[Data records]
_ _ _

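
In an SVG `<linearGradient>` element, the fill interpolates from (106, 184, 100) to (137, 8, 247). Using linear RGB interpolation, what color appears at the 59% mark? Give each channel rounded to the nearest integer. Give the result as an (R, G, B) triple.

(124, 80, 187)

59% corresponds to t = 0.59.
R = 106 + 0.59 × (137 − 106) = 106 + 0.59 × 31 = 124.29 → 124
G = 184 + 0.59 × (8 − 184) = 184 + 0.59 × -176 = 80.16 → 80
B = 100 + 0.59 × (247 − 100) = 100 + 0.59 × 147 = 186.73 → 187
So the blended color is (124, 80, 187), about #7c50bb.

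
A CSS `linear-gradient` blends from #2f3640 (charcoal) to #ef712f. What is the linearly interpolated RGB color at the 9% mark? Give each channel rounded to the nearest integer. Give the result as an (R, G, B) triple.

#2f3640 → (47, 54, 64); #ef712f → (239, 113, 47).
9% corresponds to t = 0.09.
R = 47 + 0.09 × (239 − 47) = 47 + 0.09 × 192 = 64.28 → 64
G = 54 + 0.09 × (113 − 54) = 54 + 0.09 × 59 = 59.31 → 59
B = 64 + 0.09 × (47 − 64) = 64 + 0.09 × -17 = 62.47 → 62

(64, 59, 62)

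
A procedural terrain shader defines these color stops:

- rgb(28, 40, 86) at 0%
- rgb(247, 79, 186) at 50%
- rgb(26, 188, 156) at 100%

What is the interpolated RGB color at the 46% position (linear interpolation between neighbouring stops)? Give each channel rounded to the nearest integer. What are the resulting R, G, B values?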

_ _ _

Line count for "stops": count the lines of the records above that contain it and give only the number.

- **WRITTEN ANSWER**
2